▸ **What this task involves**: The task calls for each line of the records below in which the word "operating" appears.

Dataset excerpts
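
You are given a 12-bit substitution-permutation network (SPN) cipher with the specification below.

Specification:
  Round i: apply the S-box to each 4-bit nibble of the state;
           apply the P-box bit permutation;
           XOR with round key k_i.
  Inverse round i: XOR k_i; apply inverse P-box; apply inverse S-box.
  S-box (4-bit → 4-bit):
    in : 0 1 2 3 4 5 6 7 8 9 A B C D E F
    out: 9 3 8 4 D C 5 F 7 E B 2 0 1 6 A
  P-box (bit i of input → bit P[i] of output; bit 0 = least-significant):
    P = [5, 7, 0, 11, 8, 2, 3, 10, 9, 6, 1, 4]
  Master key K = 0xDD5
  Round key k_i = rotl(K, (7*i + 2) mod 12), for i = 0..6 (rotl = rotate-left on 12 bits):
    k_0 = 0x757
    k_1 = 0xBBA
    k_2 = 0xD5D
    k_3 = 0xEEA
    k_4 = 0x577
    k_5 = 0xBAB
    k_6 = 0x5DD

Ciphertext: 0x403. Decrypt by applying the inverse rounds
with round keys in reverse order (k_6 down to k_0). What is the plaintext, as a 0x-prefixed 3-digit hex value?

0xF0C

s_0 = ciphertext = 0x403
s_1 = InvRound(s_0, k_6) = 0x98B
s_2 = InvRound(s_1, k_5) = 0xDCD
s_3 = InvRound(s_2, k_4) = 0x53A
s_4 = InvRound(s_3, k_3) = 0xADF
s_5 = InvRound(s_4, k_2) = 0x60B
s_6 = InvRound(s_5, k_1) = 0x207
s_7 = InvRound(s_6, k_0) = 0xF0C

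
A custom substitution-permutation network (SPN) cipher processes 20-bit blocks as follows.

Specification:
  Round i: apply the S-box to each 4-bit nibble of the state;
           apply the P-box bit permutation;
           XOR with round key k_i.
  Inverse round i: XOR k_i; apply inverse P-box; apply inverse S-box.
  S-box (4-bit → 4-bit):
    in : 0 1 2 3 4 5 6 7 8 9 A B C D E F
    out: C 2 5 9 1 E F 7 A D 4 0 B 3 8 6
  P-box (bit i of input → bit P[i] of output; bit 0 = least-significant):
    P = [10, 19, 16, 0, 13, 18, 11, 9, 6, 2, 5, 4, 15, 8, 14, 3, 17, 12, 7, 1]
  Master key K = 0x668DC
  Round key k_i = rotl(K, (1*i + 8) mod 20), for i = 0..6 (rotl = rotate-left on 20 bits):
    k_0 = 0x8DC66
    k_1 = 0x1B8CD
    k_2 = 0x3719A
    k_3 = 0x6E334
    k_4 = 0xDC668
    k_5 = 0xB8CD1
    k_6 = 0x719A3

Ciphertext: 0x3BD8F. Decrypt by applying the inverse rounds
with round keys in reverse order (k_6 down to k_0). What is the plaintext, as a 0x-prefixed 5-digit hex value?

s_0 = ciphertext = 0x3BD8F
s_1 = InvRound(s_0, k_6) = 0xB3FD4
s_2 = InvRound(s_1, k_5) = 0x1D13E
s_3 = InvRound(s_2, k_4) = 0x81C8D
s_4 = InvRound(s_3, k_3) = 0x7606C
s_5 = InvRound(s_4, k_2) = 0x5161B
s_6 = InvRound(s_5, k_1) = 0x04C64
s_7 = InvRound(s_6, k_0) = 0x84BB1

0x84BB1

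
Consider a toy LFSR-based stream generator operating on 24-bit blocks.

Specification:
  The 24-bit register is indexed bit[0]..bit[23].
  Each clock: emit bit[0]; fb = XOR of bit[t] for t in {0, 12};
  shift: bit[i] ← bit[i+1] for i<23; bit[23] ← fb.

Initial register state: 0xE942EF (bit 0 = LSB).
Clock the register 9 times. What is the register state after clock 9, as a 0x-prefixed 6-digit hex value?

reg_0 = 0xE942EF
clock 1: out=1, reg = 0xF4A177
clock 2: out=1, reg = 0xFA50BB
clock 3: out=1, reg = 0x7D285D
clock 4: out=1, reg = 0xBE942E
clock 5: out=0, reg = 0xDF4A17
clock 6: out=1, reg = 0xEFA50B
clock 7: out=1, reg = 0xF7D285
clock 8: out=1, reg = 0x7BE942
clock 9: out=0, reg = 0x3DF4A1

0x3DF4A1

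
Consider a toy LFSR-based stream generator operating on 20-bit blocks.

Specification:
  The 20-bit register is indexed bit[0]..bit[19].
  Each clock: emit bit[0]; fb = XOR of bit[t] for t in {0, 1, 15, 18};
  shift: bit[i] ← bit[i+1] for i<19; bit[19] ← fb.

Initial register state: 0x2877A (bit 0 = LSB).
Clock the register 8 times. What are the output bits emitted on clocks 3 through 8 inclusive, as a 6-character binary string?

reg_0 = 0x2877A
clock 1: out=0, reg = 0x143BD
clock 2: out=1, reg = 0x8A1DE
clock 3: out=0, reg = 0x450EF
clock 4: out=1, reg = 0xA2877
clock 5: out=1, reg = 0x5143B
clock 6: out=1, reg = 0xA8A1D
clock 7: out=1, reg = 0x5450E
clock 8: out=0, reg = 0x2A287

011110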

▸ **Response below**:
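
Consider a toy LFSR-based stream generator operating on 24-bit blocks.
Consider a toy LFSR-based stream generator operating on 20-bit blocks.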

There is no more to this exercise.